- _Problem details_: Hand back each record exactly as you find it.

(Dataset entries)

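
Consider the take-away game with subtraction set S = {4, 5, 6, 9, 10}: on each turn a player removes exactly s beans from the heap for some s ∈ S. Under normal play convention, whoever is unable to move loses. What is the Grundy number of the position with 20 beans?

1

n :  0  1  2  3  4  5  6  7  8  9 10 11 12 13 14 15 16 17 18 19 20
G :  0  0  0  0  1  1  1  1  2  2  2  2  3  3  0  0  0  0  1  1  1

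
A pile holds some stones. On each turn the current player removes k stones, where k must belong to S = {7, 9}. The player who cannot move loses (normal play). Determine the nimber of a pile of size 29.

1

n :  0  1  2  3  4  5  6  7  8  9 10 11 12 13 14 15 16 17 18 19 20 21 22 23 24 25 26 27 28 29
G :  0  0  0  0  0  0  0  1  1  1  1  1  1  1  2  2  0  0  0  0  0  0  0  1  1  1  1  1  1  1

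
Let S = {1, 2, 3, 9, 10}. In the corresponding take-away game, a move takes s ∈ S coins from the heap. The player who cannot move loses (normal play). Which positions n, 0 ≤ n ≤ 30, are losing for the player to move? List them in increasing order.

0, 4, 8, 12, 16, 20, 24, 28

n :  0  1  2  3  4  5  6  7  8  9 10 11 12 13 14 15 16 17 18 19 20 21 22 23 24 25 26 27 28 29 30
G :  0  1  2  3  0  1  2  3  0  1  2  3  0  1  2  3  0  1  2  3  0  1  2  3  0  1  2  3  0  1  2
P-positions are exactly the n with G(n) = 0.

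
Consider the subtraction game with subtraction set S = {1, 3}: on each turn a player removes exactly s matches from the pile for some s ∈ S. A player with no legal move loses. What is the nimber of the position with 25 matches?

1

G(0) = 0
G(1) = mex{0} = 1
G(2) = mex{1} = 0
G(3) = mex{0,0} = 1
G(4) = mex{1,1} = 0
G(5) = mex{0,0} = 1
G(6) = mex{1,1} = 0
G(7) = mex{0,0} = 1
G(8) = mex{1,1} = 0
G(9) = mex{0,0} = 1
G(10) = mex{1,1} = 0
G(11) = mex{0,0} = 1
G(12) = mex{1,1} = 0
G(13) = mex{0,0} = 1
G(14) = mex{1,1} = 0
G(15) = mex{0,0} = 1
G(16) = mex{1,1} = 0
G(17) = mex{0,0} = 1
G(18) = mex{1,1} = 0
G(19) = mex{0,0} = 1
G(20) = mex{1,1} = 0
G(21) = mex{0,0} = 1
G(22) = mex{1,1} = 0
G(23) = mex{0,0} = 1
G(24) = mex{1,1} = 0
G(25) = mex{0,0} = 1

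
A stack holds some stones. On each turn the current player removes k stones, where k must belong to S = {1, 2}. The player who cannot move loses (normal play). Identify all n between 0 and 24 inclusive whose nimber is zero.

0, 3, 6, 9, 12, 15, 18, 21, 24

G(0) = 0
G(1) = mex{0} = 1
G(2) = mex{1,0} = 2
G(3) = mex{2,1} = 0
G(4) = mex{0,2} = 1
G(5) = mex{1,0} = 2
G(6) = mex{2,1} = 0
G(7) = mex{0,2} = 1
G(8) = mex{1,0} = 2
G(9) = mex{2,1} = 0
G(10) = mex{0,2} = 1
G(11) = mex{1,0} = 2
G(12) = mex{2,1} = 0
G(13) = mex{0,2} = 1
G(14) = mex{1,0} = 2
G(15) = mex{2,1} = 0
G(16) = mex{0,2} = 1
G(17) = mex{1,0} = 2
G(18) = mex{2,1} = 0
G(19) = mex{0,2} = 1
G(20) = mex{1,0} = 2
G(21) = mex{2,1} = 0
G(22) = mex{0,2} = 1
G(23) = mex{1,0} = 2
G(24) = mex{2,1} = 0
P-positions are exactly the n with G(n) = 0.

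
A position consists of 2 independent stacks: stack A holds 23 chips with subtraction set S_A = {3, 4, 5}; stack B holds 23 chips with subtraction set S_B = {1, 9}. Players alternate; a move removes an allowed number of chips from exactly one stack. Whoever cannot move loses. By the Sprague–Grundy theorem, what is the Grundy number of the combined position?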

- _Task output_:
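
Consider the take-away game with subtraction set S = {4, 5, 6, 9, 10}: on each turn a player removes exactly s beans from the heap for some s ∈ S. Under normal play convention, whoever is unable to move loses. What is the Grundy number of the position with 20 beans?

1

n :  0  1  2  3  4  5  6  7  8  9 10 11 12 13 14 15 16 17 18 19 20
G :  0  0  0  0  1  1  1  1  2  2  2  2  3  3  0  0  0  0  1  1  1

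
A pile holds some stones. On each turn the current player removes k stones, where k must belong to S = {7, 9}. The player who cannot move loses (normal play). Determine the nimber of a pile of size 29.

1

n :  0  1  2  3  4  5  6  7  8  9 10 11 12 13 14 15 16 17 18 19 20 21 22 23 24 25 26 27 28 29
G :  0  0  0  0  0  0  0  1  1  1  1  1  1  1  2  2  0  0  0  0  0  0  0  1  1  1  1  1  1  1

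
Let S = {1, 2, 3, 9, 10}. In the corresponding take-away game, a move takes s ∈ S coins from the heap. The player who cannot move loses (normal play). Which positions n, 0 ≤ n ≤ 30, are losing for the player to move? List them in increasing order.

0, 4, 8, 12, 16, 20, 24, 28

n :  0  1  2  3  4  5  6  7  8  9 10 11 12 13 14 15 16 17 18 19 20 21 22 23 24 25 26 27 28 29 30
G :  0  1  2  3  0  1  2  3  0  1  2  3  0  1  2  3  0  1  2  3  0  1  2  3  0  1  2  3  0  1  2
P-positions are exactly the n with G(n) = 0.

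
Consider the subtraction game with subtraction set S = {1, 3}: on each turn a player removes exactly s matches from the pile for some s ∈ S. A player with no legal move loses. What is the nimber of the position with 25 matches?

1

G(0) = 0
G(1) = mex{0} = 1
G(2) = mex{1} = 0
G(3) = mex{0,0} = 1
G(4) = mex{1,1} = 0
G(5) = mex{0,0} = 1
G(6) = mex{1,1} = 0
G(7) = mex{0,0} = 1
G(8) = mex{1,1} = 0
G(9) = mex{0,0} = 1
G(10) = mex{1,1} = 0
G(11) = mex{0,0} = 1
G(12) = mex{1,1} = 0
G(13) = mex{0,0} = 1
G(14) = mex{1,1} = 0
G(15) = mex{0,0} = 1
G(16) = mex{1,1} = 0
G(17) = mex{0,0} = 1
G(18) = mex{1,1} = 0
G(19) = mex{0,0} = 1
G(20) = mex{1,1} = 0
G(21) = mex{0,0} = 1
G(22) = mex{1,1} = 0
G(23) = mex{0,0} = 1
G(24) = mex{1,1} = 0
G(25) = mex{0,0} = 1

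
A stack holds some stones. On each turn the current player removes k stones, where k must belong to S = {1, 2}. The player who cannot move loses (normal play). Identify all n between 0 and 24 inclusive whose nimber is zero.

0, 3, 6, 9, 12, 15, 18, 21, 24

G(0) = 0
G(1) = mex{0} = 1
G(2) = mex{1,0} = 2
G(3) = mex{2,1} = 0
G(4) = mex{0,2} = 1
G(5) = mex{1,0} = 2
G(6) = mex{2,1} = 0
G(7) = mex{0,2} = 1
G(8) = mex{1,0} = 2
G(9) = mex{2,1} = 0
G(10) = mex{0,2} = 1
G(11) = mex{1,0} = 2
G(12) = mex{2,1} = 0
G(13) = mex{0,2} = 1
G(14) = mex{1,0} = 2
G(15) = mex{2,1} = 0
G(16) = mex{0,2} = 1
G(17) = mex{1,0} = 2
G(18) = mex{2,1} = 0
G(19) = mex{0,2} = 1
G(20) = mex{1,0} = 2
G(21) = mex{2,1} = 0
G(22) = mex{0,2} = 1
G(23) = mex{1,0} = 2
G(24) = mex{2,1} = 0
P-positions are exactly the n with G(n) = 0.

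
A position consists of 2 independent stacks: stack A holds 23 chips with subtraction set S_A = {3, 4, 5}; stack B holds 23 chips with subtraction set S_B = {1, 9}. Players alternate; a move removes an allowed number of chips from exactly one stack. Whoever cannot move loses. By the Sprague–Grundy theorem, what is the Grundy number of the combined position?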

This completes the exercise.